***** Given entries

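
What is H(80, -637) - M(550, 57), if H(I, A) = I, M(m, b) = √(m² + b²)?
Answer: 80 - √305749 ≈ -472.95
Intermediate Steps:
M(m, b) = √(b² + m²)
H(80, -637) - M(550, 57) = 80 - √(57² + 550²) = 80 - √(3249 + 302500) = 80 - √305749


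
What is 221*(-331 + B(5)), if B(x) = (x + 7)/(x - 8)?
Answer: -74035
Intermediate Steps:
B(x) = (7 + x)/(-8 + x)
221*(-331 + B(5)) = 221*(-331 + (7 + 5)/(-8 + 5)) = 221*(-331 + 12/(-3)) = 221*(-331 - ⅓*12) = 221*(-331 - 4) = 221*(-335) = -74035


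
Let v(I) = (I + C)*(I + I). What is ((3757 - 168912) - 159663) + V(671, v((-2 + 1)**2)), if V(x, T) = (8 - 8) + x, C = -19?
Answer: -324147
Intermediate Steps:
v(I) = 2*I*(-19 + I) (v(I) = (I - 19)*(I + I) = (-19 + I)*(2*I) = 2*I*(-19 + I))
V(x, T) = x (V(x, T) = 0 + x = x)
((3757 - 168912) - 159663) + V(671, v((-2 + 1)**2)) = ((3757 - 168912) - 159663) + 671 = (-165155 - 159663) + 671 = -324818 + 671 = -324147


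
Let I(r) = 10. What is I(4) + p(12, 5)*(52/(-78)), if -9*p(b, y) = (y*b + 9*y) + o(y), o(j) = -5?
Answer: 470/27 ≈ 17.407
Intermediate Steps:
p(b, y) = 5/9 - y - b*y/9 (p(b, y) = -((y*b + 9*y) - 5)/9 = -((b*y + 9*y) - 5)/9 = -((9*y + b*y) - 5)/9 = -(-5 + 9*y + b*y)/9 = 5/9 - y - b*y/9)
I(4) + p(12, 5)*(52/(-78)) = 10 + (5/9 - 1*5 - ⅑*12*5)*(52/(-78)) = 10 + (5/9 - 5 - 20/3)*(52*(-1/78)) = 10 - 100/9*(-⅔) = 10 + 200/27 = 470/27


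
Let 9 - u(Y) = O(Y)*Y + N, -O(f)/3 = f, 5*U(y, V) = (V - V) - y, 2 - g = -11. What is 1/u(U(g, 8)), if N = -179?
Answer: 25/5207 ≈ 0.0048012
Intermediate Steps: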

**********
***** Given entries

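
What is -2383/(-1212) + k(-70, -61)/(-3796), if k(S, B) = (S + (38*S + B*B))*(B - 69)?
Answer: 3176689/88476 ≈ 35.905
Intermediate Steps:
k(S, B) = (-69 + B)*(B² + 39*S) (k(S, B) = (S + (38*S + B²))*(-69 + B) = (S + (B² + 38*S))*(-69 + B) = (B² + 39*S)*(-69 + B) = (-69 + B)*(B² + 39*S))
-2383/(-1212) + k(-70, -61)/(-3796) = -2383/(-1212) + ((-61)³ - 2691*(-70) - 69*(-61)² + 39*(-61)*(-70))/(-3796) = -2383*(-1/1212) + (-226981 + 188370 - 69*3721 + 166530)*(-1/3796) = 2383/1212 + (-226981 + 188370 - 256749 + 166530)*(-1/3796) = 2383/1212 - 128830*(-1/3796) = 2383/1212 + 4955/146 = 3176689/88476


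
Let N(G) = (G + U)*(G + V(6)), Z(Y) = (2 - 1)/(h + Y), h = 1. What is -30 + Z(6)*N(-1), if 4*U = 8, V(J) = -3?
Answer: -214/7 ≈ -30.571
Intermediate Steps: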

**********

Copy the lines above exactly. Start with the line containing "What is H(80, -637)", end with the line containing "Let v(I) = (I", and include both.

- Task answer:
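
What is H(80, -637) - M(550, 57), if H(I, A) = I, M(m, b) = √(m² + b²)?
Answer: 80 - √305749 ≈ -472.95
Intermediate Steps:
M(m, b) = √(b² + m²)
H(80, -637) - M(550, 57) = 80 - √(57² + 550²) = 80 - √(3249 + 302500) = 80 - √305749


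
What is 221*(-331 + B(5)), if B(x) = (x + 7)/(x - 8)?
Answer: -74035
Intermediate Steps:
B(x) = (7 + x)/(-8 + x)
221*(-331 + B(5)) = 221*(-331 + (7 + 5)/(-8 + 5)) = 221*(-331 + 12/(-3)) = 221*(-331 - ⅓*12) = 221*(-331 - 4) = 221*(-335) = -74035


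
Let v(I) = (I + C)*(I + I). What is ((3757 - 168912) - 159663) + V(671, v((-2 + 1)**2)), if V(x, T) = (8 - 8) + x, C = -19?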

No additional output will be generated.